EXTRACTED RECORDS »
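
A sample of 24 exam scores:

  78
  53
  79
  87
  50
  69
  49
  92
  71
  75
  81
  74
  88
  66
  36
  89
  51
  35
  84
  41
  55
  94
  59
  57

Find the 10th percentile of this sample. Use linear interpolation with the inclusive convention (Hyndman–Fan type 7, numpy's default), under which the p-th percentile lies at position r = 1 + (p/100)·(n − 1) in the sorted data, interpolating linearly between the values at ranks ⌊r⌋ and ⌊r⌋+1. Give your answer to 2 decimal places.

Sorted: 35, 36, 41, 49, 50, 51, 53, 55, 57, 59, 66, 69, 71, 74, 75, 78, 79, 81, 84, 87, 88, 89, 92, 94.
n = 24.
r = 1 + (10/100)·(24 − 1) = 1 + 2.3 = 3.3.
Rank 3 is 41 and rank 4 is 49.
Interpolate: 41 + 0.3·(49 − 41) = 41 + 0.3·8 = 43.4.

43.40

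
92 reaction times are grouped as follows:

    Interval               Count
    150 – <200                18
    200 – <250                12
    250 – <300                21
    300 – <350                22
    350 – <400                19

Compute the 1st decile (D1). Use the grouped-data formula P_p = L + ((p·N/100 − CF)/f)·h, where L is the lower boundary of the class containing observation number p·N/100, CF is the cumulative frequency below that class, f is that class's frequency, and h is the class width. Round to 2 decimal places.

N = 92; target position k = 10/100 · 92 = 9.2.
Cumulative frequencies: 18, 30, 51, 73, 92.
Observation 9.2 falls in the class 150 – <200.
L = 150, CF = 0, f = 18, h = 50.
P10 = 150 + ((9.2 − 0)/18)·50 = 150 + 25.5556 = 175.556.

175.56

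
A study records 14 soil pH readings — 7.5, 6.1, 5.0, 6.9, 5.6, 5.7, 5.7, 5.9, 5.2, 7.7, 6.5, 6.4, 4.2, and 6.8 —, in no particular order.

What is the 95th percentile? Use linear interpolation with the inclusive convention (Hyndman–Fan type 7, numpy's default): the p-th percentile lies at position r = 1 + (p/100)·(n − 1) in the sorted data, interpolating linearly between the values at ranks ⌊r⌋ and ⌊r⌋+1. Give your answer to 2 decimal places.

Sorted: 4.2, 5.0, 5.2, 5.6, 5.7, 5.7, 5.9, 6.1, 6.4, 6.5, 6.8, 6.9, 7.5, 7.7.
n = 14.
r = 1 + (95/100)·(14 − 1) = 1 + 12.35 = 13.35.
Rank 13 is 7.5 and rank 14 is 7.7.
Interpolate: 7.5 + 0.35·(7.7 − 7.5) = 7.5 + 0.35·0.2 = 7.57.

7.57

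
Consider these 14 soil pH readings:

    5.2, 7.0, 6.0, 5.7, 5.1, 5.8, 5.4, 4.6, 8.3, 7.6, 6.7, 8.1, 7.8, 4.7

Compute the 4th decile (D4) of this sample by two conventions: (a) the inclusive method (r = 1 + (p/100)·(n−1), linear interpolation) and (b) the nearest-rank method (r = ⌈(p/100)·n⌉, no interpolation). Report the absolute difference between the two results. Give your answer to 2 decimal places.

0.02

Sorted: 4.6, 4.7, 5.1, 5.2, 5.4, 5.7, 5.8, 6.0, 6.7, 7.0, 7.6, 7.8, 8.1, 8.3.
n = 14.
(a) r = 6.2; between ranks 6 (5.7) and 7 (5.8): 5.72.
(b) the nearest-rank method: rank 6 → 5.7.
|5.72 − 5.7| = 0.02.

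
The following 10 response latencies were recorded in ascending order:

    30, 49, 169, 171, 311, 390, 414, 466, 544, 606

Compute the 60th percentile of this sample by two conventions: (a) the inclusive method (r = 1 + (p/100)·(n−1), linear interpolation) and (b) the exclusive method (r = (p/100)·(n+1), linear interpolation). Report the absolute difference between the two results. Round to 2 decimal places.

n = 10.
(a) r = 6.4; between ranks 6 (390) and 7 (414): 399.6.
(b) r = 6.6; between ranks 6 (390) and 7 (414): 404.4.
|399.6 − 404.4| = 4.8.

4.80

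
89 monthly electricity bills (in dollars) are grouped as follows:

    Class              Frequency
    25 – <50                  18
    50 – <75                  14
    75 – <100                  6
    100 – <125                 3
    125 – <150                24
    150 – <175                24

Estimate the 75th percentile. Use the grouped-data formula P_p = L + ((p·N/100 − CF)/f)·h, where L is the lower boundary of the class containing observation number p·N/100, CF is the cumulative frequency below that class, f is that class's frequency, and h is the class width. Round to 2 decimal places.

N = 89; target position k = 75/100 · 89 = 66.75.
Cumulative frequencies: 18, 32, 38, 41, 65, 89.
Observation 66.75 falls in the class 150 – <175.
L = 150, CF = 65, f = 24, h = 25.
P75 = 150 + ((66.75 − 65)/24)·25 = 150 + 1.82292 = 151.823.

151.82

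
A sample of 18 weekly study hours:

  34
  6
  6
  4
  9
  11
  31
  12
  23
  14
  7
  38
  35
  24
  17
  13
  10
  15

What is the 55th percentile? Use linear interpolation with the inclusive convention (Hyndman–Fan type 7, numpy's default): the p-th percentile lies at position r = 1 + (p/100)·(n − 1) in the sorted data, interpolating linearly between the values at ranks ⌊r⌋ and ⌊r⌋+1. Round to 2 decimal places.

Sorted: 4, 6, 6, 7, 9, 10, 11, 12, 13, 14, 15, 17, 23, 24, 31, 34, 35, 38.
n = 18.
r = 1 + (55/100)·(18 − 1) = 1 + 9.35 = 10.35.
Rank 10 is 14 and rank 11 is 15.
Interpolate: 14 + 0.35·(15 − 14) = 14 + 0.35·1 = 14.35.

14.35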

...

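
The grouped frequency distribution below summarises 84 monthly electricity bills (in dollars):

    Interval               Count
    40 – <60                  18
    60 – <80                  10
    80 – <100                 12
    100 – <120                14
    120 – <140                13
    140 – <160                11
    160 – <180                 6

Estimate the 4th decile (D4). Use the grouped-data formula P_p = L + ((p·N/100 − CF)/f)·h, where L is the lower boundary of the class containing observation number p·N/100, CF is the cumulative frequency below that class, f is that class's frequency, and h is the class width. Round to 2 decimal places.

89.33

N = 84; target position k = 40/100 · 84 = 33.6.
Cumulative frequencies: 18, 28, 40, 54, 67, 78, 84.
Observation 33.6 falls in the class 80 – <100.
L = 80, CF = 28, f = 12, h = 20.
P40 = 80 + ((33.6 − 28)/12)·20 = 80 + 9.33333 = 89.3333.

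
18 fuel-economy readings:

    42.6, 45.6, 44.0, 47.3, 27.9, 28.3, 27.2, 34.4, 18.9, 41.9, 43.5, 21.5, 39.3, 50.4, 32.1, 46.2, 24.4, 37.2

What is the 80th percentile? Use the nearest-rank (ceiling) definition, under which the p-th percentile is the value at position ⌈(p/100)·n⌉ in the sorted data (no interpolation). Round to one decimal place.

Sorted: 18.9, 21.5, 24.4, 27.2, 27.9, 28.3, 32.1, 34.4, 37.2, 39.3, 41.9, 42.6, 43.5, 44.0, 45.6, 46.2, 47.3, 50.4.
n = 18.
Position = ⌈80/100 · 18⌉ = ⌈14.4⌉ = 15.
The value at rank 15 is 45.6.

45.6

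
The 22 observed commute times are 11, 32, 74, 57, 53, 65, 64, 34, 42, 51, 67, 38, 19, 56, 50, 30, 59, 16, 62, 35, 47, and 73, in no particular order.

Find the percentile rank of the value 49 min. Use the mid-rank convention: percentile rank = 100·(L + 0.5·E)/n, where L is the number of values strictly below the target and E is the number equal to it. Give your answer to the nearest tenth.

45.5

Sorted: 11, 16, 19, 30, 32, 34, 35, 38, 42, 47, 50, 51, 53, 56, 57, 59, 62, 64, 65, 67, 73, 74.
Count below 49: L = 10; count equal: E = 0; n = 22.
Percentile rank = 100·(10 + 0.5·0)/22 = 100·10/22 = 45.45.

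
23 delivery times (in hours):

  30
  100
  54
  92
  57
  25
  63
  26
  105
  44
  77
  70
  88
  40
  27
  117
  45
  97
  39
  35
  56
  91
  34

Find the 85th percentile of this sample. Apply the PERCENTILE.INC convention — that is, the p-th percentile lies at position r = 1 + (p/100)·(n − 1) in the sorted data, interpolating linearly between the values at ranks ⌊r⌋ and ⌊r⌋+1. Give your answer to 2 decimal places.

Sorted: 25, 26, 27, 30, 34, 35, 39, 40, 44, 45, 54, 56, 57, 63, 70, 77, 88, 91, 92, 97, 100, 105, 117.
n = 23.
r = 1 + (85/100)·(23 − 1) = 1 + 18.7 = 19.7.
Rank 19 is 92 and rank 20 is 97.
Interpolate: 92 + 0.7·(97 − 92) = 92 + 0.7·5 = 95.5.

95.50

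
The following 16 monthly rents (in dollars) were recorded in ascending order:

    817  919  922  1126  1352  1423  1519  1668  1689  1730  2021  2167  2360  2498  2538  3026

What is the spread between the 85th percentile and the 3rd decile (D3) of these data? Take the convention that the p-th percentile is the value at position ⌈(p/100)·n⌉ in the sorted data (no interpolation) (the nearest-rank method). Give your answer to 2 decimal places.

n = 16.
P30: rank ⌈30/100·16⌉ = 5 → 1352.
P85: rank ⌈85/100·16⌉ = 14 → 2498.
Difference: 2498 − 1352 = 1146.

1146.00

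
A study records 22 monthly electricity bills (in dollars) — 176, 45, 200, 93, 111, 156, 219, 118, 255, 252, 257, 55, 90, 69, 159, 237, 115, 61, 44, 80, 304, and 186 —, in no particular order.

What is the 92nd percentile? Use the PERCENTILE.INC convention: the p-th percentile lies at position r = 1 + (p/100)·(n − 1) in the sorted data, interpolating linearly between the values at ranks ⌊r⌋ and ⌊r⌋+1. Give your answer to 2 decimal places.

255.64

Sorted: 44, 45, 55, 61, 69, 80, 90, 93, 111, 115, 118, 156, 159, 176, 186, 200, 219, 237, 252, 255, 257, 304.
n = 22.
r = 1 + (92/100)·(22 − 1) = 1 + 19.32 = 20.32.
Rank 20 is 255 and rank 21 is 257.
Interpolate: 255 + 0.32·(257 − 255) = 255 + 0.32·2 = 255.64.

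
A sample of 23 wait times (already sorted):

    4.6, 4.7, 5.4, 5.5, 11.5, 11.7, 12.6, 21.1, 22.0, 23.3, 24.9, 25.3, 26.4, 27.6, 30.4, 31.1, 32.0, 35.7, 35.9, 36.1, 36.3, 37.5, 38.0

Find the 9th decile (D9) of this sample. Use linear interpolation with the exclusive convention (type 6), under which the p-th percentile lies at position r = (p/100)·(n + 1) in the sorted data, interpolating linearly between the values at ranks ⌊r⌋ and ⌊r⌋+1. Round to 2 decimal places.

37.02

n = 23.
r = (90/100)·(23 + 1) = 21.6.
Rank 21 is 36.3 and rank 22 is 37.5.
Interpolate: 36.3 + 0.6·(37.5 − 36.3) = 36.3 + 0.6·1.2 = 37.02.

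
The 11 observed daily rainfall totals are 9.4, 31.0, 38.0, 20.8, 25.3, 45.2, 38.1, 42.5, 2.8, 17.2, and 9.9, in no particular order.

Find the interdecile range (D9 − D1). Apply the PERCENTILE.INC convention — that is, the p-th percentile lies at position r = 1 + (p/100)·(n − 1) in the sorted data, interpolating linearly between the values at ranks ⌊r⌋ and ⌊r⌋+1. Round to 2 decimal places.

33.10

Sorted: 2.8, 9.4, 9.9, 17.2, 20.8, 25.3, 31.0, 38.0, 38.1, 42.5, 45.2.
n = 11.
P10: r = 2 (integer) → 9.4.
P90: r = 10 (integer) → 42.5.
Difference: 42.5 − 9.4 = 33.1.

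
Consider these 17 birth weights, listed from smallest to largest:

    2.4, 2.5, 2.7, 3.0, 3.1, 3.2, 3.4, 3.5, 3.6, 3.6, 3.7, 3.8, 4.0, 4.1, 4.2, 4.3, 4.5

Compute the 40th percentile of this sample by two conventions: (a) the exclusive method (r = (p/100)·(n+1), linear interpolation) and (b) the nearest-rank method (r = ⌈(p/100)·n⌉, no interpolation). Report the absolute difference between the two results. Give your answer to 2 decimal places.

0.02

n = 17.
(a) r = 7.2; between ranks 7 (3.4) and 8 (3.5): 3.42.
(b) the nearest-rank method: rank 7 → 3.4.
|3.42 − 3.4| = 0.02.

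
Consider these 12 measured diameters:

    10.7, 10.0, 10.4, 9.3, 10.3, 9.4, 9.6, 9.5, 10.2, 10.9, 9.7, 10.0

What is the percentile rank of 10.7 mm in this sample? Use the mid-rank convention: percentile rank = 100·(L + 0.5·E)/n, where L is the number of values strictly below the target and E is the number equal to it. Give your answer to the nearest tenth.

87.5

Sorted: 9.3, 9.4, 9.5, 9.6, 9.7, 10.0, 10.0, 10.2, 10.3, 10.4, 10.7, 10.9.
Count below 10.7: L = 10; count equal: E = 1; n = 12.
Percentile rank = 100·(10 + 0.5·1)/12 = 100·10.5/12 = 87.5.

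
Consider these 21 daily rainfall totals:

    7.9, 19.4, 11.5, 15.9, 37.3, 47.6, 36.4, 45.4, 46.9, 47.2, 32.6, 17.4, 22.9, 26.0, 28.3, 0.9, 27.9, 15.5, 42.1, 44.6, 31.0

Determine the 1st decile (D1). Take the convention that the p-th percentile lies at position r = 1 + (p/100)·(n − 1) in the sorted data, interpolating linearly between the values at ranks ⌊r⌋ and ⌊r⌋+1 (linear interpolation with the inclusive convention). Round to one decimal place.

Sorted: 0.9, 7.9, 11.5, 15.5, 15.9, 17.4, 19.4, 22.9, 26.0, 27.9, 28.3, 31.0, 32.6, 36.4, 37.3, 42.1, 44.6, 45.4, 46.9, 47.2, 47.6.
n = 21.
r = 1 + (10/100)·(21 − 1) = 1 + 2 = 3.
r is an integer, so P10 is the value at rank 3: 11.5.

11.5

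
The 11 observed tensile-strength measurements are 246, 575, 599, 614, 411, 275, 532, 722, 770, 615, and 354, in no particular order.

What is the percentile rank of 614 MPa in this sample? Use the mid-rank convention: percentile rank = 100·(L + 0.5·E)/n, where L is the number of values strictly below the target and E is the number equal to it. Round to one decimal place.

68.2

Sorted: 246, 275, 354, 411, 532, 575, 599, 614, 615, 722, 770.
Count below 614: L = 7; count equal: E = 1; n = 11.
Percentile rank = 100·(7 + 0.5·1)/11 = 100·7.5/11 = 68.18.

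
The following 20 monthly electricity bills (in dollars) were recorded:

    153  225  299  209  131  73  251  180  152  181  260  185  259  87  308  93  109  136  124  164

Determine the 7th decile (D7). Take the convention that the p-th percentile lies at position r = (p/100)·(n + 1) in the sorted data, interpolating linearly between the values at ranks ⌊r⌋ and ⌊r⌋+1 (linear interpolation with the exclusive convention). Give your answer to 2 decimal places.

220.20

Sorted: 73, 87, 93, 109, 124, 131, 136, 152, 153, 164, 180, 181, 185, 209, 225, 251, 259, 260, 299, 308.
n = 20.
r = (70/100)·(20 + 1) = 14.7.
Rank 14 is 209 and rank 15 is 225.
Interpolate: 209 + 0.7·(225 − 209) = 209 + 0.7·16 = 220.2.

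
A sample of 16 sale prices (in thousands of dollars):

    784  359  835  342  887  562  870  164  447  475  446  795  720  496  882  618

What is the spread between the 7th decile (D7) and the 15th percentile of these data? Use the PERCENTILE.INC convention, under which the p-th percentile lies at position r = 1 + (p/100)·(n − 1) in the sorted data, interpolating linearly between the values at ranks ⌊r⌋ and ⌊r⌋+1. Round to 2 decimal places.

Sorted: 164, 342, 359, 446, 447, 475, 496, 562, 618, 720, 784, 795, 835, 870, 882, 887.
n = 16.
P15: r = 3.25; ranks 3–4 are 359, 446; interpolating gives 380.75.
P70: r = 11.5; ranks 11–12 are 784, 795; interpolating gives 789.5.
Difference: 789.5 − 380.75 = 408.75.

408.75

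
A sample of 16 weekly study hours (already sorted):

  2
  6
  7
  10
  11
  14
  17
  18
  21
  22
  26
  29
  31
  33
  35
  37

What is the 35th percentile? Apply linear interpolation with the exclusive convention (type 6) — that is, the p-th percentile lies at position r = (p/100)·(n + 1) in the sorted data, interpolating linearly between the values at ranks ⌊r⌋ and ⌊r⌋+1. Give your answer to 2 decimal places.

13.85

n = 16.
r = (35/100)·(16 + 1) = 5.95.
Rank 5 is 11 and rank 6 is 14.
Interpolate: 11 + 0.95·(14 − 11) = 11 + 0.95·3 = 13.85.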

...

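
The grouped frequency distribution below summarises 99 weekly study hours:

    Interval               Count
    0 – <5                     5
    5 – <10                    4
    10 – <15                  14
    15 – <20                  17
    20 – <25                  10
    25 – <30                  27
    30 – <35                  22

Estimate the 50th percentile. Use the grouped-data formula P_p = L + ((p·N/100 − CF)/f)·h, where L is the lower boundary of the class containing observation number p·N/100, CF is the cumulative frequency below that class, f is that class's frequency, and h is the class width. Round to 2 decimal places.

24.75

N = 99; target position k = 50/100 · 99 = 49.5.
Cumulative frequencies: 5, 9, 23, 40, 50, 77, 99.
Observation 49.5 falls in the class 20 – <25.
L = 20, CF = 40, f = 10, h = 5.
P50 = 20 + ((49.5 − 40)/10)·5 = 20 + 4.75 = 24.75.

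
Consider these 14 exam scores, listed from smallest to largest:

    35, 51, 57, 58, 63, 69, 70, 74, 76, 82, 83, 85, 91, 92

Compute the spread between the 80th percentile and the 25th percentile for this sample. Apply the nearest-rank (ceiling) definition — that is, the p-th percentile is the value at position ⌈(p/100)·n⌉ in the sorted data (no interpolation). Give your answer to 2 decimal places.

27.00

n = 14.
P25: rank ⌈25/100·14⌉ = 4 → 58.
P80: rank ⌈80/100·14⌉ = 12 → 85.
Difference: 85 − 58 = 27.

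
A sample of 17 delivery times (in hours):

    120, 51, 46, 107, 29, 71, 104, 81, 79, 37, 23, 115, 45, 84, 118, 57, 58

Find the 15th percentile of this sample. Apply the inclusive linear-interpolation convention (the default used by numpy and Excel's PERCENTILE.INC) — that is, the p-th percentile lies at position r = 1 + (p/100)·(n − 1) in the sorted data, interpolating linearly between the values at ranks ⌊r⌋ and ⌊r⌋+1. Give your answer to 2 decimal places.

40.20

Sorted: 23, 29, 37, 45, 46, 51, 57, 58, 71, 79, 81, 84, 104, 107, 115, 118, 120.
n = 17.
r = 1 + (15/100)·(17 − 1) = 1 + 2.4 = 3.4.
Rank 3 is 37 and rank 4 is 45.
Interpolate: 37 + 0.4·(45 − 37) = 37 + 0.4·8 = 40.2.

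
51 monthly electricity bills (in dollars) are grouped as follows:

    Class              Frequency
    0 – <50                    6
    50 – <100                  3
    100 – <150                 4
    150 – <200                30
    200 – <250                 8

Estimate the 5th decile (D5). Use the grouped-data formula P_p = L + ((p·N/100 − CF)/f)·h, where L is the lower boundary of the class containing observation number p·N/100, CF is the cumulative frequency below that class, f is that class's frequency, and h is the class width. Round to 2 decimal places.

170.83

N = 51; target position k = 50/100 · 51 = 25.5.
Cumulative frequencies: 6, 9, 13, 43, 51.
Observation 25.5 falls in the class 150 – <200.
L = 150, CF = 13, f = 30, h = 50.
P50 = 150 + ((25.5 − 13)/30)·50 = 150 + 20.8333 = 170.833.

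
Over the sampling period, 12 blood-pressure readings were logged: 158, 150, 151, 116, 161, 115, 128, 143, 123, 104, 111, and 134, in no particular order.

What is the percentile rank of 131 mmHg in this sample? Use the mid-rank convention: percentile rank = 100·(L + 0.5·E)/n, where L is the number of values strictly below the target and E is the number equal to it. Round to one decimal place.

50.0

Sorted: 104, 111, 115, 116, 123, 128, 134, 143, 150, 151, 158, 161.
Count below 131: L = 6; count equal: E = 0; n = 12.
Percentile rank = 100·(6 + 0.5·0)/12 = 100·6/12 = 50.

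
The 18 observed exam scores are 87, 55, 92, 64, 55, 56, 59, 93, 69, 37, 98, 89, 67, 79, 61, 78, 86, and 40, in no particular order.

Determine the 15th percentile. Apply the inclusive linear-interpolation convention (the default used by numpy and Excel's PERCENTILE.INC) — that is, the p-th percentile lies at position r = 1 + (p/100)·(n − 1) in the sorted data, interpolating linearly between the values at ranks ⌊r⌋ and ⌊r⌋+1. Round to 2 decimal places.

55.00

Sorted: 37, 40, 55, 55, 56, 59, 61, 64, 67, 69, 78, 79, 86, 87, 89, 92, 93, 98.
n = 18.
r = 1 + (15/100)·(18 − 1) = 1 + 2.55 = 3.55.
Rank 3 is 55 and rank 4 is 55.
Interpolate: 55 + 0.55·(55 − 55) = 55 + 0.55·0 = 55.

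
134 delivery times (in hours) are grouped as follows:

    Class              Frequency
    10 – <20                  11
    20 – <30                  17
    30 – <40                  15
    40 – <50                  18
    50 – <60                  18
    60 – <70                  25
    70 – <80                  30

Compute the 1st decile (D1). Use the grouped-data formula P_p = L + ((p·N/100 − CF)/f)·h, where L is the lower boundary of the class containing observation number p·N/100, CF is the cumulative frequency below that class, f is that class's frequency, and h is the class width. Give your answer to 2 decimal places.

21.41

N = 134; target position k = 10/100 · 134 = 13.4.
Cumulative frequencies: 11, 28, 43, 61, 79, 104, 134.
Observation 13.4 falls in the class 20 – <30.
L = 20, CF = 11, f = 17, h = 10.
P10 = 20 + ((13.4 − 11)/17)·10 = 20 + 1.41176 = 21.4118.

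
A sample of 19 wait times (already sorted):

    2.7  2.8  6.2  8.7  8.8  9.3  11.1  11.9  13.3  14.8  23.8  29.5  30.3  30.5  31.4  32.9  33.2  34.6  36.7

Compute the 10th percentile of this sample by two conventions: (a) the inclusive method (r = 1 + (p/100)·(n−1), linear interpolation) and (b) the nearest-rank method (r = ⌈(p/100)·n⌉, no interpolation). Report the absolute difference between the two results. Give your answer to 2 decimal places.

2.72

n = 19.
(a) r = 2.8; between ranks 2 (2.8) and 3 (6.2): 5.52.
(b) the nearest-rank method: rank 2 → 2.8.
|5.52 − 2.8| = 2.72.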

DIRECTIONS FOR THIS TASK »
For the listing above, give the number of lines that contain the string "study" and nothing else.

ANSWER TO THIS PROBLEM »
5